* **Exercise input**:
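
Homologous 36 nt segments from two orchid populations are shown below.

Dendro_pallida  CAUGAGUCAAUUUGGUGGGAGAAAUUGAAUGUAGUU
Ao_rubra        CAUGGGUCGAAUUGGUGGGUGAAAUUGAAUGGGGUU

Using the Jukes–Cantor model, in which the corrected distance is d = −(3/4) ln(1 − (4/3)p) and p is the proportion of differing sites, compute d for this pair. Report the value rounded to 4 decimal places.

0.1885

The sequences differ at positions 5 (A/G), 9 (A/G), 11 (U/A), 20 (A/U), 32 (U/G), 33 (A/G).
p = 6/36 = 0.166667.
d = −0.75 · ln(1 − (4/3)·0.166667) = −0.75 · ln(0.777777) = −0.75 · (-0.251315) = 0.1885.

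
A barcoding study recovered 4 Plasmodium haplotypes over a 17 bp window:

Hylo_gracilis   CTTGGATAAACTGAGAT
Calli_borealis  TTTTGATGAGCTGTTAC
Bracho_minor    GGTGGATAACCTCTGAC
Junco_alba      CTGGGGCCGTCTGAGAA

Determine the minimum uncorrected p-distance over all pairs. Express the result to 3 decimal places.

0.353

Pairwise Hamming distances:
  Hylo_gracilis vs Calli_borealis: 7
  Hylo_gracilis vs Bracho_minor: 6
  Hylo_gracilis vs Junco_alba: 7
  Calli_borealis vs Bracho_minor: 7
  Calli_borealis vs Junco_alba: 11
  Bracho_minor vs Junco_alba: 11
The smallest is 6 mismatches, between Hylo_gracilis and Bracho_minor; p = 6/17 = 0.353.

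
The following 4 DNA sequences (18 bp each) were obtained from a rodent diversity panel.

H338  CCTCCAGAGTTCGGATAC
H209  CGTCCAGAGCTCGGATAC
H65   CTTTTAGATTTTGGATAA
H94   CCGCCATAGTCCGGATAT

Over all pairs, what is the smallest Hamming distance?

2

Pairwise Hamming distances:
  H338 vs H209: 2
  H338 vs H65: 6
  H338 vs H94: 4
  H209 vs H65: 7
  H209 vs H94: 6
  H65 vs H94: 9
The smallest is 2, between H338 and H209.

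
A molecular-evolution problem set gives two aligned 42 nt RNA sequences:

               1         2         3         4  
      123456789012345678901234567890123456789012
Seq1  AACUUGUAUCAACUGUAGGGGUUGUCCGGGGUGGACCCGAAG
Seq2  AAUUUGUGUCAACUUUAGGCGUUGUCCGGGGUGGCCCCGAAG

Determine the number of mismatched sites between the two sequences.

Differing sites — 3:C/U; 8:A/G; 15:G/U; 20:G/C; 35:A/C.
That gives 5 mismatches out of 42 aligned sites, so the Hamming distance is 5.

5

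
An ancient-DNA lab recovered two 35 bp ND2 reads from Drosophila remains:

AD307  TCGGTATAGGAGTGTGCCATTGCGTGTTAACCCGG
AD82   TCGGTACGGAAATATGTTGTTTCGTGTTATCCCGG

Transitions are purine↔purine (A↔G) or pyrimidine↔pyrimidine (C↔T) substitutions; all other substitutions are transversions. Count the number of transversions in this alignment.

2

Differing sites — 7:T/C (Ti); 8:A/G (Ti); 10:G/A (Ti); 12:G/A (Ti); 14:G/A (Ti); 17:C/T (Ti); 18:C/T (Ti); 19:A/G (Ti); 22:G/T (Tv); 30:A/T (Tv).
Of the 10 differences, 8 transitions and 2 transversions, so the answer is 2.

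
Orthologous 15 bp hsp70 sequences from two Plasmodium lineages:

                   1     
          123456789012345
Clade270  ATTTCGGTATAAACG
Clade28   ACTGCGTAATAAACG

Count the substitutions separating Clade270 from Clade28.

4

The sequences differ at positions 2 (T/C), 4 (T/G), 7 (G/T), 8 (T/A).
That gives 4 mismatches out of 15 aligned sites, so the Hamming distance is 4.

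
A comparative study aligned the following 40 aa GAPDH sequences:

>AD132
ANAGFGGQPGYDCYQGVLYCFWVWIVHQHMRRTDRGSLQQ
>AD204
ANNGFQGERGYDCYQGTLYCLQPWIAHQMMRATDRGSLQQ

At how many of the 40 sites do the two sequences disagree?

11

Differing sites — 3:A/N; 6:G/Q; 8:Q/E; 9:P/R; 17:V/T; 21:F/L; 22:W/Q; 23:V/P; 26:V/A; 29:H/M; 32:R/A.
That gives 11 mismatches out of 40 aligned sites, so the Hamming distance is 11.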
* * *
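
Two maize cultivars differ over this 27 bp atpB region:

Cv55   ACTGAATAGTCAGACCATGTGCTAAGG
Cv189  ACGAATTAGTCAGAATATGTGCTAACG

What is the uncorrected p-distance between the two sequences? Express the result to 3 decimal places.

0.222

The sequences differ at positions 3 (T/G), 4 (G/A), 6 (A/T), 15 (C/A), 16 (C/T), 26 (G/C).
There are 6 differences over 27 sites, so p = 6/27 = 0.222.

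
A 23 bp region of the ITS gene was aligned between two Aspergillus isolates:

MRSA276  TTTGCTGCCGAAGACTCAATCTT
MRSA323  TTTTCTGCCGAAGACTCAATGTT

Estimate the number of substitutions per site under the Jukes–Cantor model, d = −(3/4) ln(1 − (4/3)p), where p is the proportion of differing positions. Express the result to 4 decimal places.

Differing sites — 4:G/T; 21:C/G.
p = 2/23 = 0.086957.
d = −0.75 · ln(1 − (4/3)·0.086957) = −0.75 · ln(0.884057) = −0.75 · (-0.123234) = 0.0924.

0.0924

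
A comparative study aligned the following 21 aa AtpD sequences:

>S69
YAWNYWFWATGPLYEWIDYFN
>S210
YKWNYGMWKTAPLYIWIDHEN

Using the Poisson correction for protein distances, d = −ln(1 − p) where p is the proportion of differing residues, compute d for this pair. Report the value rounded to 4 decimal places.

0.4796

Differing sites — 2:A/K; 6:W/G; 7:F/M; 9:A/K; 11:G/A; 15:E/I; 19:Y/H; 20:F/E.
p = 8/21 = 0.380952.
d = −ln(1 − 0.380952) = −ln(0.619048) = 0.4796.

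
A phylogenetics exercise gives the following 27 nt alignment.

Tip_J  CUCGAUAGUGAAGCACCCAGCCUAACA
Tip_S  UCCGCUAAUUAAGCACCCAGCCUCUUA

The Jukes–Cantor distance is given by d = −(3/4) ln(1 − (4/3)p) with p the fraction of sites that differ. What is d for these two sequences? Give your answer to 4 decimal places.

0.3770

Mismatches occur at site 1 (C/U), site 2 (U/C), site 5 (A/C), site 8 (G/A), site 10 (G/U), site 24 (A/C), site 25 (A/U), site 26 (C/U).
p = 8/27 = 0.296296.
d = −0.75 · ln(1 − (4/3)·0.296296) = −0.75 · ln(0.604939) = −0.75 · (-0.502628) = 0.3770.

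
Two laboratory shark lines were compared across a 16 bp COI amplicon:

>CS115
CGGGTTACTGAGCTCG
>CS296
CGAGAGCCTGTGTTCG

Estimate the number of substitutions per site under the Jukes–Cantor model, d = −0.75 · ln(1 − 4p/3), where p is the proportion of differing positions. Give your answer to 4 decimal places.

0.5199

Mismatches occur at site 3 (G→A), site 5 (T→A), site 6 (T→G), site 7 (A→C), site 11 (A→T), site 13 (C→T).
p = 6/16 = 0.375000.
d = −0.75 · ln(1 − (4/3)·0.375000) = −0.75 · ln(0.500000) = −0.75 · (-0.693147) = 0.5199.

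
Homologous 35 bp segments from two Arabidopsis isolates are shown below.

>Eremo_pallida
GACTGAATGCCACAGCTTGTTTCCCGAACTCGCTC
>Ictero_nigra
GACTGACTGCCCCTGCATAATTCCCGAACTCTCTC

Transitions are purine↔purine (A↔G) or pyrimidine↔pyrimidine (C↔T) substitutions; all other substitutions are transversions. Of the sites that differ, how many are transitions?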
...
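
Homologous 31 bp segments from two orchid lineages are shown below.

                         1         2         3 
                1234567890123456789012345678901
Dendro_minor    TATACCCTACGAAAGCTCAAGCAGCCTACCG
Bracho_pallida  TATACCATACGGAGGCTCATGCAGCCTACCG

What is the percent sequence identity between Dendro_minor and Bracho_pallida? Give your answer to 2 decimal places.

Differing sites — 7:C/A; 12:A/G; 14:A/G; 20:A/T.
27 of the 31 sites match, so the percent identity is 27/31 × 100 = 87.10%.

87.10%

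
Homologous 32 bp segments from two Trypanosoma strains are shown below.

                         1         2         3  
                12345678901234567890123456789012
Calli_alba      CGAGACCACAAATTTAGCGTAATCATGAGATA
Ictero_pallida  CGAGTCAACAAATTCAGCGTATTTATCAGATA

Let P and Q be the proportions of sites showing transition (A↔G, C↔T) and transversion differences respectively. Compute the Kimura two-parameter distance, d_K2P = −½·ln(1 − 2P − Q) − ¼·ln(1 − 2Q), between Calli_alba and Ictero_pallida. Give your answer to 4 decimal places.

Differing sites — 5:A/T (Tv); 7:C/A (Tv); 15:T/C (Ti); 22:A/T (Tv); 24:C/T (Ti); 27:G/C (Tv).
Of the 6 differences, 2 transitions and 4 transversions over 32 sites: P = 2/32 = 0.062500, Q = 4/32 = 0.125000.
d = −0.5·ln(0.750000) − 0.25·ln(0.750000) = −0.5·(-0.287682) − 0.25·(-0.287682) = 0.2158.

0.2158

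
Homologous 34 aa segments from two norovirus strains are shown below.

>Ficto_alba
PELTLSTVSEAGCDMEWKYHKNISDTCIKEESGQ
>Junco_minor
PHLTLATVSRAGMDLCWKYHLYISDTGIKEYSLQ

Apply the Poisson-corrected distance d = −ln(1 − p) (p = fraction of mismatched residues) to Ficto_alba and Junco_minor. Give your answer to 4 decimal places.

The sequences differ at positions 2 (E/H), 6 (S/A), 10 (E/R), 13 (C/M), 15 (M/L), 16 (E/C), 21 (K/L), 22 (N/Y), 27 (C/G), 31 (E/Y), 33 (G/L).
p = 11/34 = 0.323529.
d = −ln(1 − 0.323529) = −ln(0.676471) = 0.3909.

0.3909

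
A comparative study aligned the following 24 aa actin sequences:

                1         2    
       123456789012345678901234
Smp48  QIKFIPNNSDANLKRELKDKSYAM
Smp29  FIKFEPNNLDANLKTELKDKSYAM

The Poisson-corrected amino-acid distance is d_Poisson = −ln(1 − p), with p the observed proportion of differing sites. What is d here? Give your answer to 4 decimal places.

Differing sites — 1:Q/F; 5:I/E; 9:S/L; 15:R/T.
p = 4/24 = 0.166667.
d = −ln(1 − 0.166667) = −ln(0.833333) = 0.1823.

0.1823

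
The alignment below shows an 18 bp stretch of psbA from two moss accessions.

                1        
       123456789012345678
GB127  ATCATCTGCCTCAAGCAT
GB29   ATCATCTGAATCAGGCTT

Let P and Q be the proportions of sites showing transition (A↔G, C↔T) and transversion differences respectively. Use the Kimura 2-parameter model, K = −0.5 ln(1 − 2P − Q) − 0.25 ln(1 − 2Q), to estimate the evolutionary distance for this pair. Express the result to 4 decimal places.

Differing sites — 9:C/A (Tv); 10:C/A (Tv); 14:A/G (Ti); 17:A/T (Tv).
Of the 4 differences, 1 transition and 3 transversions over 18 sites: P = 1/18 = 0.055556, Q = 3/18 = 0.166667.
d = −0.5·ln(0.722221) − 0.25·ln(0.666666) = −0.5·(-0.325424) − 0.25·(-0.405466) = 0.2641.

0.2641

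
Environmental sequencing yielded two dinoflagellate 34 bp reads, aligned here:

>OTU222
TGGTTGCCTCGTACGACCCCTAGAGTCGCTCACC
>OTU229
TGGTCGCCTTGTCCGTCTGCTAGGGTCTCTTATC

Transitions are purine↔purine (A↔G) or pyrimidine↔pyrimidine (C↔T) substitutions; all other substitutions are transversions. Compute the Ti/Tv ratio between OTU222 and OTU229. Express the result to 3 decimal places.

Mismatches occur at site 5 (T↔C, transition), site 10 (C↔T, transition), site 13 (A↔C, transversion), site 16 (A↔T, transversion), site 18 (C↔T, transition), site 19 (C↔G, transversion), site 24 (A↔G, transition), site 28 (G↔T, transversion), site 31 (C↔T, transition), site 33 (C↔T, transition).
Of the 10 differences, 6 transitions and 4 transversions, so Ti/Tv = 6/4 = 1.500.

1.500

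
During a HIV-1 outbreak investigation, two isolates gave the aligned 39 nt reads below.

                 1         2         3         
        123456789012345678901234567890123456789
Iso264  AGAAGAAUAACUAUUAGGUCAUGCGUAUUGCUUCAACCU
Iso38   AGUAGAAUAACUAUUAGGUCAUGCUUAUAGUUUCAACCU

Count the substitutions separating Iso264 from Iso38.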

* **To do**:
In the entries above, find the line with "GACTGAATGCCACAGCTTGTTTCCCGAACTCGCTC" and the line with "many are transitions?", then set down exactly those two and every line between them, nothing else.

* **Final answer**:
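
GACTGAATGCCACAGCTTGTTTCCCGAACTCGCTC
>Ictero_nigra
GACTGACTGCCCCTGCATAATTCCCGAACTCTCTC

Transitions are purine↔purine (A↔G) or pyrimidine↔pyrimidine (C↔T) substitutions; all other substitutions are transversions. Of the sites that differ, how many are transitions?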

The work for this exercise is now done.